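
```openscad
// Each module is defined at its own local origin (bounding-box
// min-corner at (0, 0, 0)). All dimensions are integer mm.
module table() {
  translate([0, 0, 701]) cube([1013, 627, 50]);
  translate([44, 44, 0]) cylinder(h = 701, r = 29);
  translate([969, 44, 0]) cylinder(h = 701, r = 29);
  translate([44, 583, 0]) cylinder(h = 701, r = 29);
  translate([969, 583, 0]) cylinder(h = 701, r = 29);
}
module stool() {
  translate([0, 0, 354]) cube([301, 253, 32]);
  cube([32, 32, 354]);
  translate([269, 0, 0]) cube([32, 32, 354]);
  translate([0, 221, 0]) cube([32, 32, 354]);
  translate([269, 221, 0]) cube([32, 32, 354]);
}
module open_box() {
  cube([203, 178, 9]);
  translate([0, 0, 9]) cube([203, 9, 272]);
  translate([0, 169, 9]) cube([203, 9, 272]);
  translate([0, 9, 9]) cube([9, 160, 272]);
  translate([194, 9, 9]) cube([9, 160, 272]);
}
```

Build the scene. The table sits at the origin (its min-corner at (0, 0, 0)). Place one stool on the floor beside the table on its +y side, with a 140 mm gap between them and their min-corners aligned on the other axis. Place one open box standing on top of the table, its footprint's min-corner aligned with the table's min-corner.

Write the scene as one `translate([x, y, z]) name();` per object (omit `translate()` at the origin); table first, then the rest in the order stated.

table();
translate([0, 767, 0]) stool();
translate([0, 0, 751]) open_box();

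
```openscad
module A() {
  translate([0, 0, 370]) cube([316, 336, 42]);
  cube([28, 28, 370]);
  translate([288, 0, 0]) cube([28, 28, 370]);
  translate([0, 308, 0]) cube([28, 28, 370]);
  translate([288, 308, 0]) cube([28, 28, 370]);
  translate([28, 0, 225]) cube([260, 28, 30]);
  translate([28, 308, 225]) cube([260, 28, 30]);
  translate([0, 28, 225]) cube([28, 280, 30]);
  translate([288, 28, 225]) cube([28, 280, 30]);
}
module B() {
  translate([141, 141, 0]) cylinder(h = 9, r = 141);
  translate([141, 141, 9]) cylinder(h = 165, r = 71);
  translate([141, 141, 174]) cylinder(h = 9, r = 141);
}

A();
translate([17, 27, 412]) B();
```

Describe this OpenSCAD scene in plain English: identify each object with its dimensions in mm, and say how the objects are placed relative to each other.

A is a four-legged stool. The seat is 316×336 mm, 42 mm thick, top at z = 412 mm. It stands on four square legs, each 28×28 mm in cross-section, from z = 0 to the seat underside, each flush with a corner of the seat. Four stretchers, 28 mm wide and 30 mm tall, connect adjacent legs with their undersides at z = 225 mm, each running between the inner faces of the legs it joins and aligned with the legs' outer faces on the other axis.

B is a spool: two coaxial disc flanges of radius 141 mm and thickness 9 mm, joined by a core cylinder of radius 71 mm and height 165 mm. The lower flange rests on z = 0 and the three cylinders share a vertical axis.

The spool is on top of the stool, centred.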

________

**Problem:**
Could you restate every record above word for word?

**Output for this task:**
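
```openscad
// Each module is defined at its own local origin (bounding-box
// min-corner at (0, 0, 0)). All dimensions are integer mm.
module table() {
  translate([0, 0, 701]) cube([1013, 627, 50]);
  translate([44, 44, 0]) cylinder(h = 701, r = 29);
  translate([969, 44, 0]) cylinder(h = 701, r = 29);
  translate([44, 583, 0]) cylinder(h = 701, r = 29);
  translate([969, 583, 0]) cylinder(h = 701, r = 29);
}
module stool() {
  translate([0, 0, 354]) cube([301, 253, 32]);
  cube([32, 32, 354]);
  translate([269, 0, 0]) cube([32, 32, 354]);
  translate([0, 221, 0]) cube([32, 32, 354]);
  translate([269, 221, 0]) cube([32, 32, 354]);
}
module open_box() {
  cube([203, 178, 9]);
  translate([0, 0, 9]) cube([203, 9, 272]);
  translate([0, 169, 9]) cube([203, 9, 272]);
  translate([0, 9, 9]) cube([9, 160, 272]);
  translate([194, 9, 9]) cube([9, 160, 272]);
}
```

Build the scene. The table sits at the origin (its min-corner at (0, 0, 0)). Place one stool on the floor beside the table on its +y side, with a 140 mm gap between them and their min-corners aligned on the other axis. Place one open box standing on top of the table, its footprint's min-corner aligned with the table's min-corner.

Write the scene as one `translate([x, y, z]) name();` per object (omit `translate()` at the origin); table first, then the rest in the order stated.

table();
translate([0, 767, 0]) stool();
translate([0, 0, 751]) open_box();

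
```openscad
module A() {
  translate([0, 0, 370]) cube([316, 336, 42]);
  cube([28, 28, 370]);
  translate([288, 0, 0]) cube([28, 28, 370]);
  translate([0, 308, 0]) cube([28, 28, 370]);
  translate([288, 308, 0]) cube([28, 28, 370]);
  translate([28, 0, 225]) cube([260, 28, 30]);
  translate([28, 308, 225]) cube([260, 28, 30]);
  translate([0, 28, 225]) cube([28, 280, 30]);
  translate([288, 28, 225]) cube([28, 280, 30]);
}
module B() {
  translate([141, 141, 0]) cylinder(h = 9, r = 141);
  translate([141, 141, 9]) cylinder(h = 165, r = 71);
  translate([141, 141, 174]) cylinder(h = 9, r = 141);
}

A();
translate([17, 27, 412]) B();
```

Describe this OpenSCAD scene in plain English: identify each object with its dimensions in mm, and say how the objects are placed relative to each other.

A is a four-legged stool. The seat is 316×336 mm, 42 mm thick, top at z = 412 mm. It stands on four square legs, each 28×28 mm in cross-section, from z = 0 to the seat underside, each flush with a corner of the seat. Four stretchers, 28 mm wide and 30 mm tall, connect adjacent legs with their undersides at z = 225 mm, each running between the inner faces of the legs it joins and aligned with the legs' outer faces on the other axis.

B is a spool: two coaxial disc flanges of radius 141 mm and thickness 9 mm, joined by a core cylinder of radius 71 mm and height 165 mm. The lower flange rests on z = 0 and the three cylinders share a vertical axis.

The spool is on top of the stool, centred.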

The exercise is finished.